Data items
----------------

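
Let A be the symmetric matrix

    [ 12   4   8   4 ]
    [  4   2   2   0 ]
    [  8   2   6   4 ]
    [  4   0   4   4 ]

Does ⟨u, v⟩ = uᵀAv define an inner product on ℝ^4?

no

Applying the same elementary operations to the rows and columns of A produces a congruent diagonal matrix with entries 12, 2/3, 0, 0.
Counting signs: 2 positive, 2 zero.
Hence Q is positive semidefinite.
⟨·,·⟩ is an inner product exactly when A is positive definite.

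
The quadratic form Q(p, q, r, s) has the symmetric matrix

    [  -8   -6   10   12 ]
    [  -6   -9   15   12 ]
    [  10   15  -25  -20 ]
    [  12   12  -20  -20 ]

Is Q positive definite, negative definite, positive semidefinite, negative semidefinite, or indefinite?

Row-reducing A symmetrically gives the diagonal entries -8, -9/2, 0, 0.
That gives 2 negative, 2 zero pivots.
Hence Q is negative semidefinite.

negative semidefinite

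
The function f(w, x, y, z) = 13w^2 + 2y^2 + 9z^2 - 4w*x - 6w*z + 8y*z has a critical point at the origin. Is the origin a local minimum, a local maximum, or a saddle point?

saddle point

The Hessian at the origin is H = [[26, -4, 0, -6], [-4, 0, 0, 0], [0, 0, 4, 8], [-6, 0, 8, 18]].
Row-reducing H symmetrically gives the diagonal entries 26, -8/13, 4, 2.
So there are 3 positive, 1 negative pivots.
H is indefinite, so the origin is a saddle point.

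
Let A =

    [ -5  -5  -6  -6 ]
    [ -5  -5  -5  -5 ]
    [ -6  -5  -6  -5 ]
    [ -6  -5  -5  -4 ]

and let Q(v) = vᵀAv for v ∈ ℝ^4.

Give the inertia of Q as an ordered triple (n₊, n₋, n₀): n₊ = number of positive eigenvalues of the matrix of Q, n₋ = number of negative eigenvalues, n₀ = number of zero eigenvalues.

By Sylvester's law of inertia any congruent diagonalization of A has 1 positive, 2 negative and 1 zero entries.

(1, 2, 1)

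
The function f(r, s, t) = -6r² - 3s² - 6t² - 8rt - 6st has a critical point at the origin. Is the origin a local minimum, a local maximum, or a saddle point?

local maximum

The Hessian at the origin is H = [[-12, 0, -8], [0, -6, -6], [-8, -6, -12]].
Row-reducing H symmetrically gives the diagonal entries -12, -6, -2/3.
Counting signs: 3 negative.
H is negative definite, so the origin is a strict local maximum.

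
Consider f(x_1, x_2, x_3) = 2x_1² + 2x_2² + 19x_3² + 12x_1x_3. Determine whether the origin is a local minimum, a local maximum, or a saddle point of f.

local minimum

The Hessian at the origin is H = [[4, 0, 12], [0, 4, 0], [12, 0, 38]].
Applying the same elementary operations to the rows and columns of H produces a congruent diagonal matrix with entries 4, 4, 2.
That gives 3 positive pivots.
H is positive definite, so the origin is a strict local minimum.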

----------------

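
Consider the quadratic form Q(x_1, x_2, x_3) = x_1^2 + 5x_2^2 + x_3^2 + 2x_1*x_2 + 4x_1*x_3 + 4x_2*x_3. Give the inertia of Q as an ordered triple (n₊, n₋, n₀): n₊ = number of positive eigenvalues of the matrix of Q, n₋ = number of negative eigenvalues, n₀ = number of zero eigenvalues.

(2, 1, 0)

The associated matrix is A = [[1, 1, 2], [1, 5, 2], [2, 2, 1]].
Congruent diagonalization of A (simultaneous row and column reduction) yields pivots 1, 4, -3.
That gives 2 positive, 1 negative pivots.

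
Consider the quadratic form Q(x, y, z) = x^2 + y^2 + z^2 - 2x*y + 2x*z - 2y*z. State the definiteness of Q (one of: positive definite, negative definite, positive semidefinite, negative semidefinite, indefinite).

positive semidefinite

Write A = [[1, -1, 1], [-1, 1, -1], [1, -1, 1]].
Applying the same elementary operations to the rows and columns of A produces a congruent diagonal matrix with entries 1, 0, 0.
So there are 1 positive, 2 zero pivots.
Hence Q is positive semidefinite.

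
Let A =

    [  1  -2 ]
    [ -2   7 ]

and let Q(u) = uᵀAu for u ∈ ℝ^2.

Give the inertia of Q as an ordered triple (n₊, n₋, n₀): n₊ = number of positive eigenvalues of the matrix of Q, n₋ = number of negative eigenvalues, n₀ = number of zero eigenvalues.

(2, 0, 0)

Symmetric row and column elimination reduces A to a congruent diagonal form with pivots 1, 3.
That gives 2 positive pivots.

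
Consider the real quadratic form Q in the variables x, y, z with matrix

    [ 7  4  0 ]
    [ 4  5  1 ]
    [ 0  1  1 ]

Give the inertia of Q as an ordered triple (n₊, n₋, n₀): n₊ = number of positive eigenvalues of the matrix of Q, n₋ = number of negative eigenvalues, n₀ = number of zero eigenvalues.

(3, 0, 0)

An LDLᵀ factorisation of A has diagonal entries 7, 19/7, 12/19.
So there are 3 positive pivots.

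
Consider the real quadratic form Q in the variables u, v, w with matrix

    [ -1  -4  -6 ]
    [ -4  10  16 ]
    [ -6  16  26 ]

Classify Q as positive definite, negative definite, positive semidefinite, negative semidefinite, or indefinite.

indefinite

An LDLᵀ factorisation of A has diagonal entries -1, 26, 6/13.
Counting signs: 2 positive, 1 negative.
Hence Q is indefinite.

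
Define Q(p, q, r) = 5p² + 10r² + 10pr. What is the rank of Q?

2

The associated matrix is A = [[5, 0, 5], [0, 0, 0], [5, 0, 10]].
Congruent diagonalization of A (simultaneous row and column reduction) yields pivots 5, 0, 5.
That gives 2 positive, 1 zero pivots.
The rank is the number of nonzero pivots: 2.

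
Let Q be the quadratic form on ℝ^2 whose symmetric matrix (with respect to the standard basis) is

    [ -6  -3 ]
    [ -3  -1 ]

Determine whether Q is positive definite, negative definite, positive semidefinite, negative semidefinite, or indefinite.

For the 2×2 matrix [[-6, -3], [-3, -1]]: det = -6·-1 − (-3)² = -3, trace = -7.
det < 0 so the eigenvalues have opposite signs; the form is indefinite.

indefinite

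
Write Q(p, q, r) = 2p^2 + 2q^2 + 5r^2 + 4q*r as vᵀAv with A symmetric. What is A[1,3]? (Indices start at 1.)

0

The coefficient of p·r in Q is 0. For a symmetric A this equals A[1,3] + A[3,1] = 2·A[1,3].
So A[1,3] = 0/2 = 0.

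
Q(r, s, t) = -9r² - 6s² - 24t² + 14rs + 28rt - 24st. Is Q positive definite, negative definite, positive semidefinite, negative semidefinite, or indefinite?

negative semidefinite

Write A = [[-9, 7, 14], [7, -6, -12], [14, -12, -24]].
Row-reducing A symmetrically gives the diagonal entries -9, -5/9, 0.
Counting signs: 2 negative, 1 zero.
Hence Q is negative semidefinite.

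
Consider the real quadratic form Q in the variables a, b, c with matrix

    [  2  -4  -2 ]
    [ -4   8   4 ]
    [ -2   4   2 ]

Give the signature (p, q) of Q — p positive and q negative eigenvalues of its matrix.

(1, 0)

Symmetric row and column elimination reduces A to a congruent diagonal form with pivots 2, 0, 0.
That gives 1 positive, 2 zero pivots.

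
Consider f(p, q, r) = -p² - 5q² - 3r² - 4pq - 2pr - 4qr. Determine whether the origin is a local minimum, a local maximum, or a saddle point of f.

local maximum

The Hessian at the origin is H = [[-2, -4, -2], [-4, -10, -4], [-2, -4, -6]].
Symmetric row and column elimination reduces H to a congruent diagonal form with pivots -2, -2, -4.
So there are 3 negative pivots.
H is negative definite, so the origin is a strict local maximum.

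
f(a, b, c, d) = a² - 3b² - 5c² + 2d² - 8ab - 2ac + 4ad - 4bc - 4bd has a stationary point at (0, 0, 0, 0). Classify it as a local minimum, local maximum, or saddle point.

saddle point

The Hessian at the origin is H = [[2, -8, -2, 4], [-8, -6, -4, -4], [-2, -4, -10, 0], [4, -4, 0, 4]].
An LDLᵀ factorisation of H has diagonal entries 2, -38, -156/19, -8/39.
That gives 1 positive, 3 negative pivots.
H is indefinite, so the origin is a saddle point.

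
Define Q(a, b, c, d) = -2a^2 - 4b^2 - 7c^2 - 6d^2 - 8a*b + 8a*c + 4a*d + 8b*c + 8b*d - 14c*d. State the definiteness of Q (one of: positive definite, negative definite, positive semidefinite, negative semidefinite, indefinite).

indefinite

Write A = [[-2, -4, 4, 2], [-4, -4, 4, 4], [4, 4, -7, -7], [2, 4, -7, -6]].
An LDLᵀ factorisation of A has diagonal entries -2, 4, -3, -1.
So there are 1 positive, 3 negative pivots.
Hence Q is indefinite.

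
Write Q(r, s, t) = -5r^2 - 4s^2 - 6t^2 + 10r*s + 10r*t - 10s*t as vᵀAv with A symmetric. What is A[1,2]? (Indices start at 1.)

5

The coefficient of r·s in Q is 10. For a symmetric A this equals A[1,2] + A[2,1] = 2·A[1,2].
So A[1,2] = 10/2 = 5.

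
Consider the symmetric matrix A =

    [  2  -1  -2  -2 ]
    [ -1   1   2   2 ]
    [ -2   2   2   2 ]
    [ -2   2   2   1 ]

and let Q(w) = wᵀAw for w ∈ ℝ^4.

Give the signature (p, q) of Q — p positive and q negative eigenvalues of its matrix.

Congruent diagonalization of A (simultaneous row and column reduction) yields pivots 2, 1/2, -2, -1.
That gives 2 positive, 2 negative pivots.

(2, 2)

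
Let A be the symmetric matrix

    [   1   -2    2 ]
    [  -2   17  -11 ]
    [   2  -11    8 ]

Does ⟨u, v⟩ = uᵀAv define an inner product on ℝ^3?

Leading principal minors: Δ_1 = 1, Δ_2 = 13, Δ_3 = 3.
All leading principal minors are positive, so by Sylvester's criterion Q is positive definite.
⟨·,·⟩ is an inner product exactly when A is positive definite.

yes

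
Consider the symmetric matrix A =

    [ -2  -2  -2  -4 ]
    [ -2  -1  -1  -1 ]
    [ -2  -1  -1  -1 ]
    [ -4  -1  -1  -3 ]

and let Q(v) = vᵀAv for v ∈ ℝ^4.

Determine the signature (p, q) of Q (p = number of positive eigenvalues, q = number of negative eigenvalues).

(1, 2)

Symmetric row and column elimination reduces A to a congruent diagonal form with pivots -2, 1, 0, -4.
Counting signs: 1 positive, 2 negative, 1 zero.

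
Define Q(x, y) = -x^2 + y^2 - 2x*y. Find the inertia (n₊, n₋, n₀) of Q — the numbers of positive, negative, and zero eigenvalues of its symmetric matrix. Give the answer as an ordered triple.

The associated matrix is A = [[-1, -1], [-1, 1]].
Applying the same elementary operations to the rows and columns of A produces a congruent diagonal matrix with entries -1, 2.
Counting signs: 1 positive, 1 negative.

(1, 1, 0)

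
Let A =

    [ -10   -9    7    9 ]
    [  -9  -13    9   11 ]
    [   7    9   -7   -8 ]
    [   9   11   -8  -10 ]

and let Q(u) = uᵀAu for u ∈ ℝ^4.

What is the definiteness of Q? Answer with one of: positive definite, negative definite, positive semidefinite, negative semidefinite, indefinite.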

----------------

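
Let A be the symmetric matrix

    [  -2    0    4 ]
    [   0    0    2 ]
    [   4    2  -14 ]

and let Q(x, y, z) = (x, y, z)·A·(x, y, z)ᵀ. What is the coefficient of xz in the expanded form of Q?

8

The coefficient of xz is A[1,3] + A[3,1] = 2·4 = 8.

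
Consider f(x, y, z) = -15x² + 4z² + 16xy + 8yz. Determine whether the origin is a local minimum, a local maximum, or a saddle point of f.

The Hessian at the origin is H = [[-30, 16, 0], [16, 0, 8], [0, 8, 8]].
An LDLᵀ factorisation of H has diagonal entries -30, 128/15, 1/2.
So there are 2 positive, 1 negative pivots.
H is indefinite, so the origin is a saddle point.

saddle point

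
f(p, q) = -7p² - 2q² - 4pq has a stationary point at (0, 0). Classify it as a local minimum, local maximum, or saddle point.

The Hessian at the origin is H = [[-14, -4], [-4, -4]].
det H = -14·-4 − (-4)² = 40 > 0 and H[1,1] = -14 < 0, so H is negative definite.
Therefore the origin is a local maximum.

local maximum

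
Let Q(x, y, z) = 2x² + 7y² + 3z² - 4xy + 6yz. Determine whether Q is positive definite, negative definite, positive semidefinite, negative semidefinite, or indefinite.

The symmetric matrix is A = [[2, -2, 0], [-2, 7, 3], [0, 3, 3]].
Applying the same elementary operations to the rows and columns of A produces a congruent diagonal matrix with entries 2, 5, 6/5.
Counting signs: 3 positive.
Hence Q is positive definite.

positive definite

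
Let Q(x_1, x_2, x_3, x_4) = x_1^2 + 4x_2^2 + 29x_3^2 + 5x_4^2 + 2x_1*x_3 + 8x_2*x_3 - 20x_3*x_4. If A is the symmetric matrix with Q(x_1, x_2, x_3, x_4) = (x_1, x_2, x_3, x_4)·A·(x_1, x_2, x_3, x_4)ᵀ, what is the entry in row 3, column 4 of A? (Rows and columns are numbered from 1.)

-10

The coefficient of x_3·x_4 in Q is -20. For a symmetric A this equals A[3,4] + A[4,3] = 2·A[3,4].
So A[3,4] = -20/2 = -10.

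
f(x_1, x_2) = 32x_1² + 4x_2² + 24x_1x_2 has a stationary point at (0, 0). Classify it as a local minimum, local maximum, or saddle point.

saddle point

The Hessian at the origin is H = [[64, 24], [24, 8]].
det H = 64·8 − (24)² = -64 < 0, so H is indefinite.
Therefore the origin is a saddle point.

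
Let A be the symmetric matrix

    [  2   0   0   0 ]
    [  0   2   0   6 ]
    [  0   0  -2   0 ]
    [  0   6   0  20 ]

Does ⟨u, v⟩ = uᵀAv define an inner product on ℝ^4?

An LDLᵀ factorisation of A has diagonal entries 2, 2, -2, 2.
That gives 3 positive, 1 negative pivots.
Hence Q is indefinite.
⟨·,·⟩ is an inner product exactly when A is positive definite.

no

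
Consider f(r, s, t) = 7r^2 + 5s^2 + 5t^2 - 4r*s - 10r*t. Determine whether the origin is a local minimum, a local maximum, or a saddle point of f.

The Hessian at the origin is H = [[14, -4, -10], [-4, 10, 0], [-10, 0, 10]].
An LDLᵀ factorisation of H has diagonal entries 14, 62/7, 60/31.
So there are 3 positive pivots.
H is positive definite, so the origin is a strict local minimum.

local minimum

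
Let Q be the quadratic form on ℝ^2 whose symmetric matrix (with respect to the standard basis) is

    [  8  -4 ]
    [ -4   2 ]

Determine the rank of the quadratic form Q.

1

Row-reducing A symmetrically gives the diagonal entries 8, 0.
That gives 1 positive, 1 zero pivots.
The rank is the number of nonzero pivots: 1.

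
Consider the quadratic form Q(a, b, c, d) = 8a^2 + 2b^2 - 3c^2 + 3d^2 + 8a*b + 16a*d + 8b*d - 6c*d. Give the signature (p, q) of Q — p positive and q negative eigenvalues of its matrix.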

----------------

- _AIM OF THE EXERCISE_
Go over the data above and copy every line that has the word "variables" in it.

- _ANSWER SECTION_
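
Consider the real quadratic form Q in the variables x, y, z with matrix
Consider the real quadratic form Q in the variables u, v, w with matrix
Consider the real quadratic form Q in the variables a, b, c with matrix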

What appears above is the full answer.